(Exercise prompt): Every line of the material must be copied exactly, from the first to the last.

(Given data):
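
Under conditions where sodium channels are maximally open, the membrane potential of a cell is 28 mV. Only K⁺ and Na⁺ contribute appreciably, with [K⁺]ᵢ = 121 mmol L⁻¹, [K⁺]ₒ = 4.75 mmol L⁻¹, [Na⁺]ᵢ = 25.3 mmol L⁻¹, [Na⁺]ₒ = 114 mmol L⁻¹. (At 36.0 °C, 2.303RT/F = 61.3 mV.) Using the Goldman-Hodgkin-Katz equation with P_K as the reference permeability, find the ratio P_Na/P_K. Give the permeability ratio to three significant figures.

Let α = P_Na/P_K. GHK: Vm = 61.3·log₁₀[(Kₒ + α·Naₒ)/(Kᵢ + α·Naᵢ)].
10^(Vm/61.3) = 10^(28.0/61.3) = 2.8627
So 2.8627·(Kᵢ + α·Naᵢ) = Kₒ + α·Naₒ → α = (2.8627·121.0 − 4.75) / (114.0 − 2.8627·25.3)
α = (346.4 − 4.75) / (114.0 − 72.43) = 341.6/41.57 = 8.217

8.22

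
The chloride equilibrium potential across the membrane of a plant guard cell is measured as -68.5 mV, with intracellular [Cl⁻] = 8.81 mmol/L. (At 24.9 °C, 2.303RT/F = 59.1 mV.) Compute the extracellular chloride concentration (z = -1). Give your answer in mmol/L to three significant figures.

Nernst: E = (59.1/-1) · log₁₀([out]/[in]), so log₁₀([out]/[in]) = -68.5 × -1 / 59.1 = 1.1591.
[out]/[in] = 10^(1.1591) = 14.42.
[out] = 14.42 × 8.81 = 127.1 mmol/L.

127 mmol/L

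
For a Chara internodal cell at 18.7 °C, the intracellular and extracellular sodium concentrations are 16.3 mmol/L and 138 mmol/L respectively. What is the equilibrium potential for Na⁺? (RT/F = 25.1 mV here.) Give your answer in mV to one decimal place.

53.6 mV

E = (25.1/z) · ln([Na⁺]_out/[Na⁺]_in) with z = +1.
= (25.1/1) · ln(138/16.3) = 25.10 · ln(8.466)
= 25.10 · (2.1361) = 53.62 mV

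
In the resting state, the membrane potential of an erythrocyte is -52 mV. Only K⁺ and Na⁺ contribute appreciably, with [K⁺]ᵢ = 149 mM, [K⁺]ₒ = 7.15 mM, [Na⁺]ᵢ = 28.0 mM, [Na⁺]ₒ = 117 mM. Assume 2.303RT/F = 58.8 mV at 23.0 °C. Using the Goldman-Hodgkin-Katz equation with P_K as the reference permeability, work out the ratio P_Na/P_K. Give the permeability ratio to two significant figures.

0.11

Let α = P_Na/P_K. GHK: Vm = 58.8·log₁₀[(Kₒ + α·Naₒ)/(Kᵢ + α·Naᵢ)].
10^(Vm/58.8) = 10^(-52.0/58.8) = 0.13051
So 0.13051·(Kᵢ + α·Naᵢ) = Kₒ + α·Naₒ → α = (0.13051·149.0 − 7.15) / (117.0 − 0.13051·28.0)
α = (19.45 − 7.15) / (117.0 − 3.654) = 12.3/113.3 = 0.1085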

(Your solution):
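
Under conditions where sodium channels are maximally open, the membrane potential of a cell is 28 mV. Only K⁺ and Na⁺ contribute appreciably, with [K⁺]ᵢ = 121 mmol L⁻¹, [K⁺]ₒ = 4.75 mmol L⁻¹, [Na⁺]ᵢ = 25.3 mmol L⁻¹, [Na⁺]ₒ = 114 mmol L⁻¹. (At 36.0 °C, 2.303RT/F = 61.3 mV.) Using the Goldman-Hodgkin-Katz equation with P_K as the reference permeability, find the ratio P_Na/P_K. Give the permeability ratio to three significant figures.

Let α = P_Na/P_K. GHK: Vm = 61.3·log₁₀[(Kₒ + α·Naₒ)/(Kᵢ + α·Naᵢ)].
10^(Vm/61.3) = 10^(28.0/61.3) = 2.8627
So 2.8627·(Kᵢ + α·Naᵢ) = Kₒ + α·Naₒ → α = (2.8627·121.0 − 4.75) / (114.0 − 2.8627·25.3)
α = (346.4 − 4.75) / (114.0 − 72.43) = 341.6/41.57 = 8.217

8.22

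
The chloride equilibrium potential across the membrane of a plant guard cell is measured as -68.5 mV, with intracellular [Cl⁻] = 8.81 mmol/L. (At 24.9 °C, 2.303RT/F = 59.1 mV.) Compute the extracellular chloride concentration (z = -1). Give your answer in mmol/L to three significant figures.

Nernst: E = (59.1/-1) · log₁₀([out]/[in]), so log₁₀([out]/[in]) = -68.5 × -1 / 59.1 = 1.1591.
[out]/[in] = 10^(1.1591) = 14.42.
[out] = 14.42 × 8.81 = 127.1 mmol/L.

127 mmol/L

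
For a Chara internodal cell at 18.7 °C, the intracellular and extracellular sodium concentrations are 16.3 mmol/L and 138 mmol/L respectively. What is the equilibrium potential for Na⁺? (RT/F = 25.1 mV here.) Give your answer in mV to one decimal place.

53.6 mV

E = (25.1/z) · ln([Na⁺]_out/[Na⁺]_in) with z = +1.
= (25.1/1) · ln(138/16.3) = 25.10 · ln(8.466)
= 25.10 · (2.1361) = 53.62 mV

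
In the resting state, the membrane potential of an erythrocyte is -52 mV. Only K⁺ and Na⁺ contribute appreciably, with [K⁺]ᵢ = 149 mM, [K⁺]ₒ = 7.15 mM, [Na⁺]ᵢ = 28.0 mM, [Na⁺]ₒ = 117 mM. Assume 2.303RT/F = 58.8 mV at 23.0 °C. Using the Goldman-Hodgkin-Katz equation with P_K as the reference permeability, work out the ratio P_Na/P_K. Give the permeability ratio to two significant figures.

0.11

Let α = P_Na/P_K. GHK: Vm = 58.8·log₁₀[(Kₒ + α·Naₒ)/(Kᵢ + α·Naᵢ)].
10^(Vm/58.8) = 10^(-52.0/58.8) = 0.13051
So 0.13051·(Kᵢ + α·Naᵢ) = Kₒ + α·Naₒ → α = (0.13051·149.0 − 7.15) / (117.0 − 0.13051·28.0)
α = (19.45 − 7.15) / (117.0 − 3.654) = 12.3/113.3 = 0.1085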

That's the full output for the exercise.